--- DATA EXTRACTS ---
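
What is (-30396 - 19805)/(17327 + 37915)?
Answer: -50201/55242 ≈ -0.90875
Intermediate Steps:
(-30396 - 19805)/(17327 + 37915) = -50201/55242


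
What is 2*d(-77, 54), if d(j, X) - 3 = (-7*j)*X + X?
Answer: 58326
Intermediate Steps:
d(j, X) = 3 + X - 7*X*j (d(j, X) = 3 + ((-7*j)*X + X) = 3 + (-7*X*j + X) = 3 + (X - 7*X*j) = 3 + X - 7*X*j)
2*d(-77, 54) = 2*(3 + 54 - 7*54*(-77)) = 2*(3 + 54 + 29106) = 2*29163 = 58326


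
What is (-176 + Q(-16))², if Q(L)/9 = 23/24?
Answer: 1792921/64 ≈ 28014.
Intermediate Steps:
Q(L) = 69/8 (Q(L) = 9*(23/24) = 69/8)
(-176 + Q(-16))² = (-176 + 69/8)² = (-1339/8)² = 1792921/64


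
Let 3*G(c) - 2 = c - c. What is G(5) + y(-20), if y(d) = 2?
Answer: 8/3 ≈ 2.6667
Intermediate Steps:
G(c) = ⅔ (G(c) = ⅔ + (c - c)/3 = ⅔ + (⅓)*0 = ⅔ + 0 = ⅔)
G(5) + y(-20) = ⅔ + 2 = 8/3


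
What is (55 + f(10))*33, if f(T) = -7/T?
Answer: 17919/10 ≈ 1791.9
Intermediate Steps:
(55 + f(10))*33 = (55 - 7/10)*33 = (543/10)*33 = 17919/10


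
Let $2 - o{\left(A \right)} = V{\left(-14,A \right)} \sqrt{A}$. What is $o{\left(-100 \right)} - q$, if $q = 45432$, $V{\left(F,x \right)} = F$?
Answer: $-45430 + 140 i \approx -45430.0 + 140.0 i$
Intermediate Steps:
$o{\left(A \right)} = 2 + 14 \sqrt{A}$ ($o{\left(A \right)} = 2 - - 14 \sqrt{A} = 2 + 14 \sqrt{A}$)
$o{\left(-100 \right)} - q = \left(2 + 14 \sqrt{-100}\right) - 45432 = \left(2 + 14 \cdot 10 i\right) - 45432 = \left(2 + 140 i\right) - 45432 = -45430 + 140 i$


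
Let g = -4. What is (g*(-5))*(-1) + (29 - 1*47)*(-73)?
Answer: 1294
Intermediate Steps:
(g*(-5))*(-1) + (29 - 1*47)*(-73) = -4*(-5)*(-1) + (29 - 1*47)*(-73) = 20*(-1) + (29 - 47)*(-73) = -20 - 18*(-73) = -20 + 1314 = 1294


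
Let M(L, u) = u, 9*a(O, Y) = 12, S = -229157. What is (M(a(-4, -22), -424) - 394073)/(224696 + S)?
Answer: 131499/1487 ≈ 88.432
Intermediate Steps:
a(O, Y) = 4/3 (a(O, Y) = (1/9)*12 = 4/3)
(M(a(-4, -22), -424) - 394073)/(224696 + S) = (-424 - 394073)/(224696 - 229157) = -394497/(-4461) = -394497*(-1/4461) = 131499/1487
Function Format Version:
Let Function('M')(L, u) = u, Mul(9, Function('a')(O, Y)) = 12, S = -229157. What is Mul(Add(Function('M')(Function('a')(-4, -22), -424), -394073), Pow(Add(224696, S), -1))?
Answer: Rational(131499, 1487) ≈ 88.432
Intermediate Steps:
Function('a')(O, Y) = Rational(4, 3) (Function('a')(O, Y) = Mul(Rational(1, 9), 12) = Rational(4, 3))
Mul(Add(Function('M')(Function('a')(-4, -22), -424), -394073), Pow(Add(224696, S), -1)) = Mul(Add(-424, -394073), Pow(Add(224696, -229157), -1)) = Mul(-394497, Pow(-4461, -1)) = Mul(-394497, Rational(-1, 4461)) = Rational(131499, 1487)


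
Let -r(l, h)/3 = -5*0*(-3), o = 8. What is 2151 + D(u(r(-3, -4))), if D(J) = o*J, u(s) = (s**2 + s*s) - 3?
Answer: 2127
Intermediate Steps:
r(l, h) = 0 (r(l, h) = -3*(-5*0)*(-3) = -0*(-3) = -3*0 = 0)
u(s) = -3 + 2*s**2 (u(s) = (s**2 + s**2) - 3 = 2*s**2 - 3 = -3 + 2*s**2)
D(J) = 8*J
2151 + D(u(r(-3, -4))) = 2151 + 8*(-3 + 2*0**2) = 2151 + 8*(-3 + 2*0) = 2151 + 8*(-3 + 0) = 2151 + 8*(-3) = 2151 - 24 = 2127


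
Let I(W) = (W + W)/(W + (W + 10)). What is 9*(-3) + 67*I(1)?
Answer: -95/6 ≈ -15.833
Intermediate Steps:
I(W) = 2*W/(10 + 2*W) (I(W) = (2*W)/(W + (10 + W)) = (2*W)/(10 + 2*W) = 2*W/(10 + 2*W))
9*(-3) + 67*I(1) = 9*(-3) + 67*(1/(5 + 1)) = -27 + 67*(1/6) = -27 + 67*(1*(⅙)) = -27 + 67*(⅙) = -27 + 67/6 = -95/6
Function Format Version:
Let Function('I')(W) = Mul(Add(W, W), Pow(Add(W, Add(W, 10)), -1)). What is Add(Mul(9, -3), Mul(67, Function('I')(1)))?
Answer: Rational(-95, 6) ≈ -15.833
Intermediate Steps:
Function('I')(W) = Mul(2, W, Pow(Add(10, Mul(2, W)), -1)) (Function('I')(W) = Mul(Mul(2, W), Pow(Add(W, Add(10, W)), -1)) = Mul(Mul(2, W), Pow(Add(10, Mul(2, W)), -1)) = Mul(2, W, Pow(Add(10, Mul(2, W)), -1)))
Add(Mul(9, -3), Mul(67, Function('I')(1))) = Add(Mul(9, -3), Mul(67, Mul(1, Pow(Add(5, 1), -1)))) = Add(-27, Mul(67, Mul(1, Pow(6, -1)))) = Add(-27, Mul(67, Mul(1, Rational(1, 6)))) = Add(-27, Mul(67, Rational(1, 6))) = Add(-27, Rational(67, 6)) = Rational(-95, 6)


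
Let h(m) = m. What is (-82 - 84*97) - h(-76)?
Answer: -8154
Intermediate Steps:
(-82 - 84*97) - h(-76) = (-82 - 84*97) - 1*(-76) = (-82 - 8148) + 76 = -8230 + 76 = -8154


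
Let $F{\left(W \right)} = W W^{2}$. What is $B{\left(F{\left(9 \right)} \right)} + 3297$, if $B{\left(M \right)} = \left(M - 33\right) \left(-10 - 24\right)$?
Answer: $-20367$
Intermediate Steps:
$F{\left(W \right)} = W^{3}$
$B{\left(M \right)} = 1122 - 34 M$ ($B{\left(M \right)} = \left(-33 + M\right) \left(-34\right) = 1122 - 34 M$)
$B{\left(F{\left(9 \right)} \right)} + 3297 = \left(1122 - 34 \cdot 9^{3}\right) + 3297 = \left(1122 - 24786\right) + 3297 = -23664 + 3297 = -20367$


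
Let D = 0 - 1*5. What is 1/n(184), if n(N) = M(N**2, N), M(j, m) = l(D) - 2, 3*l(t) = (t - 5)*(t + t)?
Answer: 3/94 ≈ 0.031915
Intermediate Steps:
D = -5 (D = 0 - 5 = -5)
l(t) = 2*t*(-5 + t)/3 (l(t) = ((t - 5)*(t + t))/3 = ((-5 + t)*(2*t))/3 = (2*t*(-5 + t))/3 = 2*t*(-5 + t)/3)
M(j, m) = 94/3 (M(j, m) = (2/3)*(-5)*(-5 - 5) - 2 = (2/3)*(-5)*(-10) - 2 = 100/3 - 2 = 94/3)
n(N) = 94/3
1/n(184) = 1/(94/3) = 3/94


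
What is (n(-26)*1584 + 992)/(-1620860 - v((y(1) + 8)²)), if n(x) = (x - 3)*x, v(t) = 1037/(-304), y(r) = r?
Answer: -363379712/492740403 ≈ -0.73747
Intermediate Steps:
v(t) = -1037/304 (v(t) = 1037*(-1/304) = -1037/304)
n(x) = x*(-3 + x) (n(x) = (-3 + x)*x = x*(-3 + x))
(n(-26)*1584 + 992)/(-1620860 - v((y(1) + 8)²)) = (-26*(-3 - 26)*1584 + 992)/(-1620860 - 1*(-1037/304)) = (-26*(-29)*1584 + 992)/(-1620860 + 1037/304) = (754*1584 + 992)/(-492740403/304) = (1194336 + 992)*(-304/492740403) = 1195328*(-304/492740403) = -363379712/492740403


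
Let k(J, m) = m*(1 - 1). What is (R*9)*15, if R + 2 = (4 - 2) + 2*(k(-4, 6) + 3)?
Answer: 810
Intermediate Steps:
k(J, m) = 0 (k(J, m) = m*0 = 0)
R = 6 (R = -2 + ((4 - 2) + 2*(0 + 3)) = -2 + (2 + 2*3) = -2 + (2 + 6) = -2 + 8 = 6)
(R*9)*15 = (6*9)*15 = 54*15 = 810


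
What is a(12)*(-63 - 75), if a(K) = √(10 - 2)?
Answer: -276*√2 ≈ -390.32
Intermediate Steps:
a(K) = 2*√2 (a(K) = √8 = 2*√2)
a(12)*(-63 - 75) = (2*√2)*(-63 - 75) = (2*√2)*(-138) = -276*√2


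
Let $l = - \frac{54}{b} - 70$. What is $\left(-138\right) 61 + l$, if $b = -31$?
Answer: $- \frac{263074}{31} \approx -8486.3$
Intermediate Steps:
$l = - \frac{2116}{31}$ ($l = - \frac{54}{-31} - 70 = \left(-54\right) \left(- \frac{1}{31}\right) - 70 = \frac{54}{31} - 70 = - \frac{2116}{31} \approx -68.258$)
$\left(-138\right) 61 + l = \left(-138\right) 61 - \frac{2116}{31} = -8418 - \frac{2116}{31} = - \frac{263074}{31}$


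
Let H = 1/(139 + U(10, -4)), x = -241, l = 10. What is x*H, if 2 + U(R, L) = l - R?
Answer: -241/137 ≈ -1.7591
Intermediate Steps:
U(R, L) = 8 - R (U(R, L) = -2 + (10 - R) = 8 - R)
H = 1/137 (H = 1/(139 + (8 - 1*10)) = 1/(139 + (8 - 10)) = 1/(139 - 2) = 1/137 ≈ 0.0072993)
x*H = -241*1/137 = -241/137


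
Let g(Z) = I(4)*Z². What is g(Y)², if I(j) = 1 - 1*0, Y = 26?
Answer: 456976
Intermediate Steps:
I(j) = 1 (I(j) = 1 + 0 = 1)
g(Z) = Z² (g(Z) = 1*Z² = Z²)
g(Y)² = (26²)² = 676² = 456976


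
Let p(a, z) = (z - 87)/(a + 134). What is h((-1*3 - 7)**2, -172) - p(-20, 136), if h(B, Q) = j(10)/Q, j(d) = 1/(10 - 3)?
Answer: -29555/68628 ≈ -0.43066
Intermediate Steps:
j(d) = 1/7
p(a, z) = (-87 + z)/(134 + a)
h(B, Q) = 1/(7*Q)
h((-1*3 - 7)**2, -172) - p(-20, 136) = (1/7)/(-172) - (-87 + 136)/(134 - 20) = (1/7)*(-1/172) - 49/114 = -1/1204 - 49/114 = -29555/68628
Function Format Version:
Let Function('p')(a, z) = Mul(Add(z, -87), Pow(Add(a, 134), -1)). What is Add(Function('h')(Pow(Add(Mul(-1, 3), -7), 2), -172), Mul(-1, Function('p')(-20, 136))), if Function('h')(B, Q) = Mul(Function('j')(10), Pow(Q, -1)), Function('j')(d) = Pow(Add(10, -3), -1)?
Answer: Rational(-29555, 68628) ≈ -0.43066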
---
[WORK ITEM] Transcribe the records above from the line holding "Answer: 456976" down to the line holding "Answer: -29555/68628 ≈ -0.43066", inclusive, without adding anything.

[ANSWER SPACE]
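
Answer: 456976
Intermediate Steps:
I(j) = 1 (I(j) = 1 + 0 = 1)
g(Z) = Z² (g(Z) = 1*Z² = Z²)
g(Y)² = (26²)² = 676² = 456976


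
Let p(a, z) = (z - 87)/(a + 134). What is h((-1*3 - 7)**2, -172) - p(-20, 136), if h(B, Q) = j(10)/Q, j(d) = 1/(10 - 3)?
Answer: -29555/68628 ≈ -0.43066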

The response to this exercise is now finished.